**WHAT THIS TASK INVOLVES:**
Tally up the lines below that include the word "renovations". Answer with the number alone.

**RECORDED INFORMATION:**
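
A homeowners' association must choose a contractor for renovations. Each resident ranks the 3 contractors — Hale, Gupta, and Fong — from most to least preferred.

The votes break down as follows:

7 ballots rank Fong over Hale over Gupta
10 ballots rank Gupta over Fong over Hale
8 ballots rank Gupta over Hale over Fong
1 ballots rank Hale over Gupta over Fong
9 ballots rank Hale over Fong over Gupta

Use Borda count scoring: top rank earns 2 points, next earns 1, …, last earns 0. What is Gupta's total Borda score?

Borda scores:
  Hale: 7·1 + 10·0 + 8·1 + 2 + 9·2 = 35
  Gupta: 7·0 + 10·2 + 8·2 + 1 + 9·0 = 37
  Fong: 7·2 + 10·1 + 8·0 + 0 + 9·1 = 33

37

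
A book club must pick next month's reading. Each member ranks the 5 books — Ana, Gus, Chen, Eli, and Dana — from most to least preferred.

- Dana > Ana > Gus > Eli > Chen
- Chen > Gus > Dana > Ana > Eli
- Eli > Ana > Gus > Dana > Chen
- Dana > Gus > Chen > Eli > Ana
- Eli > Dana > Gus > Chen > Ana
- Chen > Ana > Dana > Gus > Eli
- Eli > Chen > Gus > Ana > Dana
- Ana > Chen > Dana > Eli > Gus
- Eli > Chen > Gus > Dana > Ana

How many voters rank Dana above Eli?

5

Ballots ranking Dana above Eli: 5.
Ballots ranking Eli above Dana: 4.
So 5 of 9 voters prefer Dana to Eli.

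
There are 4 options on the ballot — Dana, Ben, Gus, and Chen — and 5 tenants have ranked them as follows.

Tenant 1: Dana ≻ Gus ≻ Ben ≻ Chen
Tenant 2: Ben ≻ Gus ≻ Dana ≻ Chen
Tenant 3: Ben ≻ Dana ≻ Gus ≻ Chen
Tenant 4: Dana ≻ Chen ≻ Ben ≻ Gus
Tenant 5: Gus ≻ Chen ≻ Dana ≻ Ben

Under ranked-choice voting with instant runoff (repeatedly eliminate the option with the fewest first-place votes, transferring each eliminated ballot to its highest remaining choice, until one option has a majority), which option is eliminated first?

Chen

Round 1: Dana 2, Ben 2, Gus 1, Chen 0. Chen has the fewest and is eliminated.
Round 2: Dana 2, Ben 2, Gus 1. Gus has the fewest and is eliminated.
Round 3: Dana 3, Ben 2. Dana has a majority.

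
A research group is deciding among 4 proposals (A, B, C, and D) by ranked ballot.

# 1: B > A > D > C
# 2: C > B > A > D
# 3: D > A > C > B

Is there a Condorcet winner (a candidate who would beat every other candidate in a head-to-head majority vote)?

Head-to-head results (3 voters total):
A vs B: B wins 2–1.
A vs C: A wins 2–1.
A vs D: A wins 2–1.
B vs C: C wins 2–1.
B vs D: B wins 2–1.
C vs D: D wins 2–1.
No candidate beats all others: A beats C beats B beats A, a majority cycle.

No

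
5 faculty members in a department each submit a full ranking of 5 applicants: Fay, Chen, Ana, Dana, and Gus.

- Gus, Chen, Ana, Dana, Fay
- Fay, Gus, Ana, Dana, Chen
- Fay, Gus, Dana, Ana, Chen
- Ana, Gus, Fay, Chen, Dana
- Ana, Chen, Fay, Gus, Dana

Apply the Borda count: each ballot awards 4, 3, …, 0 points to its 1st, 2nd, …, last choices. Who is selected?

Gus

Borda scores:
  Fay: 0 + 4 + 4 + 2 + 2 = 12
  Chen: 3 + 0 + 0 + 1 + 3 = 7
  Ana: 2 + 2 + 1 + 4 + 4 = 13
  Dana: 1 + 1 + 2 + 0 + 0 = 4
  Gus: 4 + 3 + 3 + 3 + 1 = 14
Gus has the highest total.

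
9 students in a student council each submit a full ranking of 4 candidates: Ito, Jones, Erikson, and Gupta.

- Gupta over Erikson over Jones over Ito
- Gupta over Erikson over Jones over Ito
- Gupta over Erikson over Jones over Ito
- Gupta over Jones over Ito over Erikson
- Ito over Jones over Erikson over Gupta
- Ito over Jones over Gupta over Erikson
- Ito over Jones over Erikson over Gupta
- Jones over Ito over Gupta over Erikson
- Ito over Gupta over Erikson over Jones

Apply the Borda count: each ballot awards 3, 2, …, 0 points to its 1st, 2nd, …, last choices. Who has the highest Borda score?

Borda scores:
  Ito: 0 + 0 + 0 + 1 + 3 + 3 + 3 + 2 + 3 = 15
  Jones: 1 + 1 + 1 + 2 + 2 + 2 + 2 + 3 + 0 = 14
  Erikson: 2 + 2 + 2 + 0 + 1 + 0 + 1 + 0 + 1 = 9
  Gupta: 3 + 3 + 3 + 3 + 0 + 1 + 0 + 1 + 2 = 16
Gupta has the highest total.

Gupta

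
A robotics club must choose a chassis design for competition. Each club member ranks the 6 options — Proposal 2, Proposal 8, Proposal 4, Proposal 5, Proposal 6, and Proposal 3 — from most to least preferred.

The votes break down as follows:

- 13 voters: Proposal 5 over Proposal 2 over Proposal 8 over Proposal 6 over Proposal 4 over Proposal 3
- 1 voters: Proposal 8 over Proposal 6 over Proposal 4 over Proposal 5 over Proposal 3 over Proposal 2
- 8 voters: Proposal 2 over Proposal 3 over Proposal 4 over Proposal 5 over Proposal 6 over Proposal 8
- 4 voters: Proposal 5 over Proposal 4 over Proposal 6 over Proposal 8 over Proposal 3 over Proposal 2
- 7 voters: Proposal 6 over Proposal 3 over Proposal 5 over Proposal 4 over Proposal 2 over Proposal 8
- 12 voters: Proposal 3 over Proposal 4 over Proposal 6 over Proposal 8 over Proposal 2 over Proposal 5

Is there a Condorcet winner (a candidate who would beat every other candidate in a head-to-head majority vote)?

No

Head-to-head results (45 voters total):
Proposal 2 vs Proposal 8: Proposal 2 wins 28–17.
Proposal 2 vs Proposal 4: Proposal 4 wins 24–21.
Proposal 2 vs Proposal 5: Proposal 5 wins 25–20.
Proposal 2 vs Proposal 6: Proposal 6 wins 24–21.
Proposal 2 vs Proposal 3: Proposal 3 wins 24–21.
Proposal 8 vs Proposal 4: Proposal 4 wins 31–14.
Proposal 8 vs Proposal 5: Proposal 5 wins 32–13.
Proposal 8 vs Proposal 6: Proposal 6 wins 31–14.
Proposal 8 vs Proposal 3: Proposal 3 wins 27–18.
Proposal 4 vs Proposal 5: Proposal 5 wins 24–21.
Proposal 4 vs Proposal 6: Proposal 4 wins 24–21.
Proposal 4 vs Proposal 3: Proposal 3 wins 27–18.
Proposal 5 vs Proposal 6: Proposal 5 wins 25–20.
Proposal 5 vs Proposal 3: Proposal 3 wins 27–18.
Proposal 6 vs Proposal 3: Proposal 6 wins 25–20.
No candidate beats all others: Proposal 4 beats Proposal 6 beats Proposal 3 beats Proposal 4, a majority cycle.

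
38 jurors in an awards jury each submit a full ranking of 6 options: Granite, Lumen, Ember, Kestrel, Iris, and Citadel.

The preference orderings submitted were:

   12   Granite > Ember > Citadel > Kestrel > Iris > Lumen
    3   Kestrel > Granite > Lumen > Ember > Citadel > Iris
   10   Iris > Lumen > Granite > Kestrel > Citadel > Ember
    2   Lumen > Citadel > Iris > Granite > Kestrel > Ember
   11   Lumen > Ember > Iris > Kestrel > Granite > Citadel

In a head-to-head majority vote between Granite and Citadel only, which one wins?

Ballots ranking Granite above Citadel: 12+3+10+11 = 36.
Ballots ranking Citadel above Granite: 2.
Granite wins the head-to-head, 36–2.

Granite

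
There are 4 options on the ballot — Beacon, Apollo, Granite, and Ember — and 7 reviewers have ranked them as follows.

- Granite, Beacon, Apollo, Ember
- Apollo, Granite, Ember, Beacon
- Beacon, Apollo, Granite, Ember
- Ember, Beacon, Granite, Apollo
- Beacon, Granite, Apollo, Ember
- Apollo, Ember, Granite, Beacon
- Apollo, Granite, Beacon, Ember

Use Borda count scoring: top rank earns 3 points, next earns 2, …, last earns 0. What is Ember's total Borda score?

Borda scores:
  Beacon: 2 + 0 + 3 + 2 + 3 + 0 + 1 = 11
  Apollo: 1 + 3 + 2 + 0 + 1 + 3 + 3 = 13
  Granite: 3 + 2 + 1 + 1 + 2 + 1 + 2 = 12
  Ember: 0 + 1 + 0 + 3 + 0 + 2 + 0 = 6

6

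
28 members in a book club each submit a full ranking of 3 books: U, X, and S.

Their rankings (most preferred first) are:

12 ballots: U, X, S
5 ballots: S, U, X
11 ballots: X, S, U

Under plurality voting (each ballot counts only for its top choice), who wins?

First-place vote totals:
  U: 12
  X: 11
  S: 5
U has the most first-place votes.

U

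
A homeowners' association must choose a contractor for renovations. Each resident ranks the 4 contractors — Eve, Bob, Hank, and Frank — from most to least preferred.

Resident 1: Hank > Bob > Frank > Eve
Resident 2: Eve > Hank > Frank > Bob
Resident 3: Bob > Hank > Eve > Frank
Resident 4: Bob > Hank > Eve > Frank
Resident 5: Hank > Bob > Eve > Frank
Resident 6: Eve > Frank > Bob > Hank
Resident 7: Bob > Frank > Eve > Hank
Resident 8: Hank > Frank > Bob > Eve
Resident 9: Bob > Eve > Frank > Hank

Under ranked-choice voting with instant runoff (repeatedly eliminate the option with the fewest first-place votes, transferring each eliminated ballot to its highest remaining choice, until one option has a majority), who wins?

Round 1: Bob 4, Hank 3, Eve 2, Frank 0. Frank has the fewest and is eliminated.
Round 2: Bob 4, Hank 3, Eve 2. Eve has the fewest and is eliminated.
Round 3: Bob 5, Hank 4. Bob has a majority.

Bob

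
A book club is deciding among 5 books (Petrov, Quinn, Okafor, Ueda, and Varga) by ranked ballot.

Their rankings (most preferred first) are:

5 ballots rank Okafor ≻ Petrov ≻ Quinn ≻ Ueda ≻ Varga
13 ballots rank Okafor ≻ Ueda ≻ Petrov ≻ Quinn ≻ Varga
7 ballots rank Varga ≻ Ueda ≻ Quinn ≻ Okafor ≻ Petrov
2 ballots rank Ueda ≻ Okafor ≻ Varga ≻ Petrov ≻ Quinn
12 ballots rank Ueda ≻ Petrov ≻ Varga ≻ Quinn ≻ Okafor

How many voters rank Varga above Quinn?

Ballots ranking Varga above Quinn: 7+2+12 = 21.
Ballots ranking Quinn above Varga: 5+13 = 18.
So 21 of 39 voters prefer Varga to Quinn.

21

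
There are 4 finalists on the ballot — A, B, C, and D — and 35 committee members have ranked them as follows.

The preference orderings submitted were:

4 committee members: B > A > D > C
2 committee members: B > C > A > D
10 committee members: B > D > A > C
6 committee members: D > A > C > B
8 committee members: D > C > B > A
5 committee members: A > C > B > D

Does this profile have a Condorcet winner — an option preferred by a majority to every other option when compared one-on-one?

Head-to-head results (35 voters total):
A vs B: B wins 24–11.
A vs C: A wins 25–10.
A vs D: D wins 24–11.
B vs C: C wins 19–16.
B vs D: B wins 21–14.
C vs D: D wins 28–7.
No candidate beats all others: A beats C beats B beats A, a majority cycle.

No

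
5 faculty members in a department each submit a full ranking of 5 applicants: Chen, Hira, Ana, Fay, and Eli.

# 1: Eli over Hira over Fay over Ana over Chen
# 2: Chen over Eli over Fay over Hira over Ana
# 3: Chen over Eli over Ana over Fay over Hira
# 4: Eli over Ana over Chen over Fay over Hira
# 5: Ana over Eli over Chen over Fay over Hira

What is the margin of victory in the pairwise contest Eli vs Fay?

5

Ballots ranking Eli above Fay: 5.
Ballots ranking Fay above Eli: 0.
Eli wins 5–0, a margin of 5.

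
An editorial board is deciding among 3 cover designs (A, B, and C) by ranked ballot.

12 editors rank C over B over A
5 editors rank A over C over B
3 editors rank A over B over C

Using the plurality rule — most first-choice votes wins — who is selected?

C

First-place vote totals:
  A: 8
  B: 0
  C: 12
C has the most first-place votes.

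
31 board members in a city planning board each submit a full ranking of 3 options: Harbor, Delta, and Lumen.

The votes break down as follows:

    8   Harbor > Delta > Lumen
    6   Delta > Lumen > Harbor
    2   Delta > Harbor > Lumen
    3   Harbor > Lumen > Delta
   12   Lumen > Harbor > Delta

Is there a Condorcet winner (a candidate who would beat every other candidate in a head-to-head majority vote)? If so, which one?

There is no Condorcet winner

Head-to-head results (31 voters total):
Harbor vs Delta: Harbor wins 23–8.
Harbor vs Lumen: Lumen wins 18–13.
Delta vs Lumen: Delta wins 16–15.
No candidate beats all others: Harbor beats Delta beats Lumen beats Harbor, a majority cycle.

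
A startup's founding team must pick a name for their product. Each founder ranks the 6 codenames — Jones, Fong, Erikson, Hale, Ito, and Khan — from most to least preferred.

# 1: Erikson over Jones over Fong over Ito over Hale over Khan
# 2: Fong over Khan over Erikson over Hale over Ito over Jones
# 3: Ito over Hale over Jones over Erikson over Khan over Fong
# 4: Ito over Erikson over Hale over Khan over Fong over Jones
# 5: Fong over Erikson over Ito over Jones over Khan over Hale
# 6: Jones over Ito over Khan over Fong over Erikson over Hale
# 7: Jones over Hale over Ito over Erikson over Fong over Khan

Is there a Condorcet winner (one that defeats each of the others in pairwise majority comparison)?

Yes

Head-to-head results (7 voters total):
Jones vs Fong: Jones wins 4–3.
Jones vs Erikson: Erikson wins 4–3.
Jones vs Hale: Jones wins 4–3.
Jones vs Ito: Ito wins 4–3.
Jones vs Khan: Jones wins 5–2.
Fong vs Erikson: Erikson wins 4–3.
Fong vs Hale: Fong wins 4–3.
Fong vs Ito: Ito wins 4–3.
Fong vs Khan: Fong wins 4–3.
Erikson vs Hale: Erikson wins 5–2.
Erikson vs Ito: Ito wins 4–3.
Erikson vs Khan: Erikson wins 5–2.
Hale vs Ito: Ito wins 5–2.
Hale vs Khan: Hale wins 4–3.
Ito vs Khan: Ito wins 6–1.
Ito beats each rival — Jones (4–3), Fong (4–3), Erikson (4–3), Hale (5–2), Khan (6–1) — so Ito is the Condorcet winner.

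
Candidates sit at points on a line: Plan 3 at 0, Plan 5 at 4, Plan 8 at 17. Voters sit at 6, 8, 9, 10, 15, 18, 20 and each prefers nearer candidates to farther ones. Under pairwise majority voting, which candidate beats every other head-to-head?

Plan 5

With single-peaked preferences on a line, the Condorcet winner is the candidate closest to the median voter.
The median voter (position 10) is closest to Plan 5 at 4.
Check: Plan 5 vs Plan 3 — voters closer to Plan 5: 7 of 7.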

**ANSWER FOR THIS EXERCISE:**
2